* Exercise directions: Scan the listing and copy each line where the word "What" is present.

* Information provided:
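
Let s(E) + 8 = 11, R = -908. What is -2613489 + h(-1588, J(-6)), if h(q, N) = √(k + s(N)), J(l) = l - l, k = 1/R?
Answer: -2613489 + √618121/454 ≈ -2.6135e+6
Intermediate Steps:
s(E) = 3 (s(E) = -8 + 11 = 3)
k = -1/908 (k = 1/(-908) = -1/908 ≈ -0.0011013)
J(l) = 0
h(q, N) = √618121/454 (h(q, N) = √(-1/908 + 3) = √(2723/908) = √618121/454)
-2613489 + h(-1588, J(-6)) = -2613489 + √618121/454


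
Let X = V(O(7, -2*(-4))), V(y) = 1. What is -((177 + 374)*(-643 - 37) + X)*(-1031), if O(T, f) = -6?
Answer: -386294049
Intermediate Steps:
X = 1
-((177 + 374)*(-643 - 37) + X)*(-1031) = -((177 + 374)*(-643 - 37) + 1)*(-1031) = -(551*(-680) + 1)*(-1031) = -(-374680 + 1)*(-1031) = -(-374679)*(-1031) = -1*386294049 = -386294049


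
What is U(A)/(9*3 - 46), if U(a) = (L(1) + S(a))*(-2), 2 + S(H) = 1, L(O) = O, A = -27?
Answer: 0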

--

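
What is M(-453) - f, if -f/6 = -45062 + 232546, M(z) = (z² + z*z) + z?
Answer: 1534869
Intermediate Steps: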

* Answer to the exercise:
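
Let s(E) + 8 = 11, R = -908. What is -2613489 + h(-1588, J(-6)), if h(q, N) = √(k + s(N)), J(l) = l - l, k = 1/R?
Let X = V(O(7, -2*(-4))), V(y) = 1. What is -((177 + 374)*(-643 - 37) + X)*(-1031), if O(T, f) = -6?
What is U(A)/(9*3 - 46), if U(a) = (L(1) + S(a))*(-2), 2 + S(H) = 1, L(O) = O, A = -27?
What is M(-453) - f, if -f/6 = -45062 + 232546, M(z) = (z² + z*z) + z?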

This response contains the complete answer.